The data
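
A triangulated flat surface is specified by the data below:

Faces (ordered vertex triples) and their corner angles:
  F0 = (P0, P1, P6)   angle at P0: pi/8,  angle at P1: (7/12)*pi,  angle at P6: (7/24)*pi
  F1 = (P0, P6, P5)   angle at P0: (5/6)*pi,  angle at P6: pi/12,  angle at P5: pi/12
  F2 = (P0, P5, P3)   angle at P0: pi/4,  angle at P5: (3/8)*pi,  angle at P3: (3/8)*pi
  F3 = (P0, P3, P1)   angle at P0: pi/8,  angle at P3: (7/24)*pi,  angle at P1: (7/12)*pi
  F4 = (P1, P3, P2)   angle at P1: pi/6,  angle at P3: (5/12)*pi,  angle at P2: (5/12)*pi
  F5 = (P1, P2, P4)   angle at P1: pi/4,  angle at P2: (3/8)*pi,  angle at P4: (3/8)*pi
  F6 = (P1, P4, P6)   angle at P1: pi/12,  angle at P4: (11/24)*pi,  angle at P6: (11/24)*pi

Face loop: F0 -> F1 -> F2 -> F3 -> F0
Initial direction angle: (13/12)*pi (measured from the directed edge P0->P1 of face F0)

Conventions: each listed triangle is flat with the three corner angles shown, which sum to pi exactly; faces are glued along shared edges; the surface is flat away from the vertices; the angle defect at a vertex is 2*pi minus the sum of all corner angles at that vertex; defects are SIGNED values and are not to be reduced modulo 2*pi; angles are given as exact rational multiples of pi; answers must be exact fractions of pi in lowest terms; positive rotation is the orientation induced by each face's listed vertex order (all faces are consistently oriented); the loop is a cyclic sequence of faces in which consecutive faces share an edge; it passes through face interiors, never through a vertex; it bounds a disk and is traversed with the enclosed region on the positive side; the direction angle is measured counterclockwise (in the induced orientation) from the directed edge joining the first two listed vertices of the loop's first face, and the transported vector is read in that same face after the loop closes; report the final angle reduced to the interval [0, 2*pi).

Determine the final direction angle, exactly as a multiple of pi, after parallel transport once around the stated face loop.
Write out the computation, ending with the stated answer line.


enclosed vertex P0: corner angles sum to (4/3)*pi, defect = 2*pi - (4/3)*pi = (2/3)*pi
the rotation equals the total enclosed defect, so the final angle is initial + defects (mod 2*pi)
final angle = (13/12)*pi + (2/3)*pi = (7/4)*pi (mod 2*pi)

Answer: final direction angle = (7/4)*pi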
--
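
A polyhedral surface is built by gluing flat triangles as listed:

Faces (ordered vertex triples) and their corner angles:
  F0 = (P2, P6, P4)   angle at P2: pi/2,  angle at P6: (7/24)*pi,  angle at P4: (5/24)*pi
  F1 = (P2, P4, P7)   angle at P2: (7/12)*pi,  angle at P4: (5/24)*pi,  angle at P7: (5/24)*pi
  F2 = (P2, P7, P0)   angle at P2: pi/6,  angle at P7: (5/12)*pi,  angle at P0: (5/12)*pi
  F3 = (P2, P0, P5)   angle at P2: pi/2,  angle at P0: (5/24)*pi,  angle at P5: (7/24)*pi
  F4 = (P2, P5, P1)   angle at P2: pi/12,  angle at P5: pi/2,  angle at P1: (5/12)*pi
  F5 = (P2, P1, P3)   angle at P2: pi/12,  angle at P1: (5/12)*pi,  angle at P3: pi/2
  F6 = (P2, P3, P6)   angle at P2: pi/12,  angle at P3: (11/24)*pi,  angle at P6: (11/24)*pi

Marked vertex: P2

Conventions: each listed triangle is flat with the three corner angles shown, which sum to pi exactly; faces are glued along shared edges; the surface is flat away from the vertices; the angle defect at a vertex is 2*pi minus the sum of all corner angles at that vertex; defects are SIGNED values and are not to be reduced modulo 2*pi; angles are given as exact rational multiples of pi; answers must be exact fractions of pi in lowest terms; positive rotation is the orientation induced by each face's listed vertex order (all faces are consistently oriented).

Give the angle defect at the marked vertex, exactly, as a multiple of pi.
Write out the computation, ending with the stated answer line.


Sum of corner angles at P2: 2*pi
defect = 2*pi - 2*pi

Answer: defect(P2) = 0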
* * *
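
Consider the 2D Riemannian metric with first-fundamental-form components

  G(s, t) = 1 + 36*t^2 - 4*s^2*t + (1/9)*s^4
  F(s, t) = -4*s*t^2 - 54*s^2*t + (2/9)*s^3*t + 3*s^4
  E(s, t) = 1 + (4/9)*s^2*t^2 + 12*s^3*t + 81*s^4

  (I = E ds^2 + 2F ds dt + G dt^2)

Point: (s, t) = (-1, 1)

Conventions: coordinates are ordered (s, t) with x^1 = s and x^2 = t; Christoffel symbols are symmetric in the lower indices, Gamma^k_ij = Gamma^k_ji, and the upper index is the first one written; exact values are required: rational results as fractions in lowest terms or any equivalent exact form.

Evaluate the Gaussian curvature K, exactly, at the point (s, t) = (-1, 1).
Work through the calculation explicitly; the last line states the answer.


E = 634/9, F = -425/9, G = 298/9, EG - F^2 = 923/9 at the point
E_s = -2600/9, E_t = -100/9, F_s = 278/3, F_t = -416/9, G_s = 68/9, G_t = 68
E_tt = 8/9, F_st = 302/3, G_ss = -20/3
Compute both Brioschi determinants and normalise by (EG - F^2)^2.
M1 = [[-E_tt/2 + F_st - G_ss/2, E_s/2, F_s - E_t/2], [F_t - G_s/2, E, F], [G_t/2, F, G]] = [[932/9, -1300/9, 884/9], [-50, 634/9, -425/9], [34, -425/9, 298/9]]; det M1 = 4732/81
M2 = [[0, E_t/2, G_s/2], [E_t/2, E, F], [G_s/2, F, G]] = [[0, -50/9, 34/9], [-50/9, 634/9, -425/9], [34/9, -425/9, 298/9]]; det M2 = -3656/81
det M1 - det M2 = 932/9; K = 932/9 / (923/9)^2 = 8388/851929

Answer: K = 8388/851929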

What this task involves
In the listing above, find the line with "F2 = (P0, P5, P3)" and the line with "F3 = (P0, P3, P1)"; set down exactly those two lines and every line between them, nothing more.

Result of this task
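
  F2 = (P0, P5, P3)   angle at P0: pi/4,  angle at P5: (3/8)*pi,  angle at P3: (3/8)*pi
  F3 = (P0, P3, P1)   angle at P0: pi/8,  angle at P3: (7/24)*pi,  angle at P1: (7/12)*pi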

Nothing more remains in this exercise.